PROBLEM: Produce an exact copy of the listing.

*** DATASET EXCERPTS ***

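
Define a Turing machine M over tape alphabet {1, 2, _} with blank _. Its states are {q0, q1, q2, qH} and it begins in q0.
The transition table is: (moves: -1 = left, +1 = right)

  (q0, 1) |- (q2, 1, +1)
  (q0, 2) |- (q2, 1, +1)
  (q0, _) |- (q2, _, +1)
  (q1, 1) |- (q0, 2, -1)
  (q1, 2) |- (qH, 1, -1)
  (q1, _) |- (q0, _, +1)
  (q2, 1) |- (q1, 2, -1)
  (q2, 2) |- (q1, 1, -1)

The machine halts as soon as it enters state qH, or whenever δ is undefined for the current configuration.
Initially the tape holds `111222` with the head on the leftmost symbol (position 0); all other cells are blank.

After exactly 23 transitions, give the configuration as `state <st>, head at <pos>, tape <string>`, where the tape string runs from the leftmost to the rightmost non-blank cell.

q0 | _[1]11222   read 1 → write 1, move +1, go to q2
q2 | _1[1]1222   read 1 → write 2, move -1, go to q1
q1 | _[1]21222   read 1 → write 2, move -1, go to q0
q0 | [_]221222   read _ → write _, move +1, go to q2
q2 | _[2]21222   read 2 → write 1, move -1, go to q1
q1 | [_]121222   read _ → write _, move +1, go to q0
q0 | _[1]21222   read 1 → write 1, move +1, go to q2
q2 | _1[2]1222   read 2 → write 1, move -1, go to q1
q1 | _[1]11222   read 1 → write 2, move -1, go to q0
q0 | [_]211222   read _ → write _, move +1, go to q2
q2 | _[2]11222   read 2 → write 1, move -1, go to q1
q1 | [_]111222   read _ → write _, move +1, go to q0
q0 | _[1]11222   read 1 → write 1, move +1, go to q2
q2 | _1[1]1222   read 1 → write 2, move -1, go to q1
q1 | _[1]21222   read 1 → write 2, move -1, go to q0
q0 | [_]221222   read _ → write _, move +1, go to q2
q2 | _[2]21222   read 2 → write 1, move -1, go to q1
q1 | [_]121222   read _ → write _, move +1, go to q0
q0 | _[1]21222   read 1 → write 1, move +1, go to q2
q2 | _1[2]1222   read 2 → write 1, move -1, go to q1
q1 | _[1]11222   read 1 → write 2, move -1, go to q0
q0 | [_]211222   read _ → write _, move +1, go to q2
q2 | _[2]11222   read 2 → write 1, move -1, go to q1
q1 | [_]111222
After 23 steps: state q1, head at -1, tape 111222.

state q1, head at -1, tape 111222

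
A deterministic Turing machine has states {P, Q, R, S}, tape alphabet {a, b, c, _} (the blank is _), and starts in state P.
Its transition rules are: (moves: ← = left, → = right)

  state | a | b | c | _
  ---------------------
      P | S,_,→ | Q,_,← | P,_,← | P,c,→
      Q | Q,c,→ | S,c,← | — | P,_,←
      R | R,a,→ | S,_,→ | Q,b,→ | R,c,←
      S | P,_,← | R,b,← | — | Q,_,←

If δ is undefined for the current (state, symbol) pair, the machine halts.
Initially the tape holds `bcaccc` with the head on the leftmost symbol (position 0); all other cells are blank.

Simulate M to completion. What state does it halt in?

state=P head=0 tape=___[b]caccc   (P,b)→(Q,_,←)
state=Q head=-1 tape=__[_]_caccc   (Q,_)→(P,_,←)
state=P head=-2 tape=_[_]__caccc   (P,_)→(P,c,→)
state=P head=-1 tape=_c[_]_caccc   (P,_)→(P,c,→)
state=P head=0 tape=_cc[_]caccc   (P,_)→(P,c,→)
state=P head=1 tape=_ccc[c]accc   (P,c)→(P,_,←)
state=P head=0 tape=_cc[c]_accc   (P,c)→(P,_,←)
state=P head=-1 tape=_c[c]__accc   (P,c)→(P,_,←)
state=P head=-2 tape=_[c]___accc   (P,c)→(P,_,←)
state=P head=-3 tape=[_]____accc   (P,_)→(P,c,→)
state=P head=-2 tape=c[_]___accc   (P,_)→(P,c,→)
state=P head=-1 tape=cc[_]__accc   (P,_)→(P,c,→)
state=P head=0 tape=ccc[_]_accc   (P,_)→(P,c,→)
state=P head=1 tape=cccc[_]accc   (P,_)→(P,c,→)
state=P head=2 tape=ccccc[a]ccc   (P,a)→(S,_,→)
state=S head=3 tape=ccccc_[c]cc
No transition is defined for (S, c); M halts in state S.

S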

*** End of DATASET EXCERPTS ***

SOLUTION TO THIS PROBLEM:
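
Define a Turing machine M over tape alphabet {1, 2, _} with blank _. Its states are {q0, q1, q2, qH} and it begins in q0.
The transition table is: (moves: -1 = left, +1 = right)

  (q0, 1) |- (q2, 1, +1)
  (q0, 2) |- (q2, 1, +1)
  (q0, _) |- (q2, _, +1)
  (q1, 1) |- (q0, 2, -1)
  (q1, 2) |- (qH, 1, -1)
  (q1, _) |- (q0, _, +1)
  (q2, 1) |- (q1, 2, -1)
  (q2, 2) |- (q1, 1, -1)

The machine halts as soon as it enters state qH, or whenever δ is undefined for the current configuration.
Initially the tape holds `111222` with the head on the leftmost symbol (position 0); all other cells are blank.

After exactly 23 transitions, give the configuration as `state <st>, head at <pos>, tape <string>`, where the tape string runs from the leftmost to the rightmost non-blank cell.

q0 | _[1]11222   read 1 → write 1, move +1, go to q2
q2 | _1[1]1222   read 1 → write 2, move -1, go to q1
q1 | _[1]21222   read 1 → write 2, move -1, go to q0
q0 | [_]221222   read _ → write _, move +1, go to q2
q2 | _[2]21222   read 2 → write 1, move -1, go to q1
q1 | [_]121222   read _ → write _, move +1, go to q0
q0 | _[1]21222   read 1 → write 1, move +1, go to q2
q2 | _1[2]1222   read 2 → write 1, move -1, go to q1
q1 | _[1]11222   read 1 → write 2, move -1, go to q0
q0 | [_]211222   read _ → write _, move +1, go to q2
q2 | _[2]11222   read 2 → write 1, move -1, go to q1
q1 | [_]111222   read _ → write _, move +1, go to q0
q0 | _[1]11222   read 1 → write 1, move +1, go to q2
q2 | _1[1]1222   read 1 → write 2, move -1, go to q1
q1 | _[1]21222   read 1 → write 2, move -1, go to q0
q0 | [_]221222   read _ → write _, move +1, go to q2
q2 | _[2]21222   read 2 → write 1, move -1, go to q1
q1 | [_]121222   read _ → write _, move +1, go to q0
q0 | _[1]21222   read 1 → write 1, move +1, go to q2
q2 | _1[2]1222   read 2 → write 1, move -1, go to q1
q1 | _[1]11222   read 1 → write 2, move -1, go to q0
q0 | [_]211222   read _ → write _, move +1, go to q2
q2 | _[2]11222   read 2 → write 1, move -1, go to q1
q1 | [_]111222
After 23 steps: state q1, head at -1, tape 111222.

state q1, head at -1, tape 111222

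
A deterministic Turing machine has states {P, Q, R, S}, tape alphabet {a, b, c, _} (the blank is _), and starts in state P.
Its transition rules are: (moves: ← = left, → = right)

  state | a | b | c | _
  ---------------------
      P | S,_,→ | Q,_,← | P,_,← | P,c,→
      Q | Q,c,→ | S,c,← | — | P,_,←
      R | R,a,→ | S,_,→ | Q,b,→ | R,c,←
      S | P,_,← | R,b,← | — | Q,_,←

If δ is undefined for the current (state, symbol) pair, the machine halts.
Initially the tape holds `bcaccc` with the head on the leftmost symbol (position 0); all other cells are blank.

Simulate M to completion. What state does it halt in?

state=P head=0 tape=___[b]caccc   (P,b)→(Q,_,←)
state=Q head=-1 tape=__[_]_caccc   (Q,_)→(P,_,←)
state=P head=-2 tape=_[_]__caccc   (P,_)→(P,c,→)
state=P head=-1 tape=_c[_]_caccc   (P,_)→(P,c,→)
state=P head=0 tape=_cc[_]caccc   (P,_)→(P,c,→)
state=P head=1 tape=_ccc[c]accc   (P,c)→(P,_,←)
state=P head=0 tape=_cc[c]_accc   (P,c)→(P,_,←)
state=P head=-1 tape=_c[c]__accc   (P,c)→(P,_,←)
state=P head=-2 tape=_[c]___accc   (P,c)→(P,_,←)
state=P head=-3 tape=[_]____accc   (P,_)→(P,c,→)
state=P head=-2 tape=c[_]___accc   (P,_)→(P,c,→)
state=P head=-1 tape=cc[_]__accc   (P,_)→(P,c,→)
state=P head=0 tape=ccc[_]_accc   (P,_)→(P,c,→)
state=P head=1 tape=cccc[_]accc   (P,_)→(P,c,→)
state=P head=2 tape=ccccc[a]ccc   (P,a)→(S,_,→)
state=S head=3 tape=ccccc_[c]cc
No transition is defined for (S, c); M halts in state S.

S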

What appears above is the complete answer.